### MATERIAL PROVIDED
——————————

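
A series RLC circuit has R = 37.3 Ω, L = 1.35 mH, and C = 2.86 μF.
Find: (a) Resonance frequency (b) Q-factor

Step 1 — Resonance condition Im(Z)=0 gives ω₀ = 1/√(LC).
Step 2 — ω₀ = 1/√(0.00135·2.86e-06) = 1.609e+04 rad/s.
Step 3 — f₀ = ω₀/(2π) = 2561 Hz.
Step 4 — Series Q: Q = ω₀L/R = 1.609e+04·0.00135/37.3 = 0.5825.

(a) f₀ = 2561 Hz  (b) Q = 0.5825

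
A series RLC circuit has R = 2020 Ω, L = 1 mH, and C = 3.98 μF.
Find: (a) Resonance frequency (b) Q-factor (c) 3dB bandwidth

Step 1 — Resonance condition Im(Z)=0 gives ω₀ = 1/√(LC).
Step 2 — ω₀ = 1/√(0.001·3.98e-06) = 1.585e+04 rad/s.
Step 3 — f₀ = ω₀/(2π) = 2523 Hz.
Step 4 — Series Q: Q = ω₀L/R = 1.585e+04·0.001/2020 = 0.007847.
Step 5 — 3dB bandwidth: Δω = ω₀/Q = 2.02e+06 rad/s; BW = Δω/(2π) = 3.215e+05 Hz.

(a) f₀ = 2523 Hz  (b) Q = 0.007847  (c) BW = 3.215e+05 Hz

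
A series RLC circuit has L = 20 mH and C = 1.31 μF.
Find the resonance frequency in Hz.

Step 1 — Resonance condition Im(Z)=0 gives ω₀ = 1/√(LC).
Step 2 — ω₀ = 1/√(0.02·1.31e-06) = 6178 rad/s.
Step 3 — f₀ = ω₀/(2π) = 983.3 Hz.

f₀ = 983.3 Hz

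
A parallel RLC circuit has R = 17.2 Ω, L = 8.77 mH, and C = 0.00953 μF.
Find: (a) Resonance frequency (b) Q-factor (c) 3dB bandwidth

Step 1 — Resonance: ω₀ = 1/√(LC) = 1/√(0.00877·9.53e-09) = 1.094e+05 rad/s.
Step 2 — f₀ = ω₀/(2π) = 1.741e+04 Hz.
Step 3 — Parallel Q: Q = R/(ω₀L) = 17.2/(1.094e+05·0.00877) = 0.01793.
Step 4 — Bandwidth: Δω = ω₀/Q = 6.101e+06 rad/s; BW = Δω/(2π) = 9.71e+05 Hz.

(a) f₀ = 1.741e+04 Hz  (b) Q = 0.01793  (c) BW = 9.71e+05 Hz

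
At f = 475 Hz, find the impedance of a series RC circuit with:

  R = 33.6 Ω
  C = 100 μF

Step 1 — Angular frequency: ω = 2π·f = 2π·475 = 2985 rad/s.
Step 2 — Component impedances:
  R: Z = R = 33.6 Ω
  C: Z = 1/(jωC) = -j/(ω·C) = 0 - j3.351 Ω
Step 3 — Series combination: Z_total = R + C = 33.6 - j3.351 Ω = 33.77∠-5.7° Ω.

Z = 33.6 - j3.351 Ω = 33.77∠-5.7° Ω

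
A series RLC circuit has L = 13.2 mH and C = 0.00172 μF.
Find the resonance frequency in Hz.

Step 1 — Resonance condition Im(Z)=0 gives ω₀ = 1/√(LC).
Step 2 — ω₀ = 1/√(0.0132·1.72e-09) = 2.099e+05 rad/s.
Step 3 — f₀ = ω₀/(2π) = 3.34e+04 Hz.

f₀ = 3.34e+04 Hz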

——————————

### ASSIGNMENT
Exact lines only, please: output the listing from the first line to the line with "A series RLC circuit has R = 2020", both included.

### OUTPUT FOR THIS TASK
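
A series RLC circuit has R = 37.3 Ω, L = 1.35 mH, and C = 2.86 μF.
Find: (a) Resonance frequency (b) Q-factor

Step 1 — Resonance condition Im(Z)=0 gives ω₀ = 1/√(LC).
Step 2 — ω₀ = 1/√(0.00135·2.86e-06) = 1.609e+04 rad/s.
Step 3 — f₀ = ω₀/(2π) = 2561 Hz.
Step 4 — Series Q: Q = ω₀L/R = 1.609e+04·0.00135/37.3 = 0.5825.

(a) f₀ = 2561 Hz  (b) Q = 0.5825

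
A series RLC circuit has R = 2020 Ω, L = 1 mH, and C = 3.98 μF.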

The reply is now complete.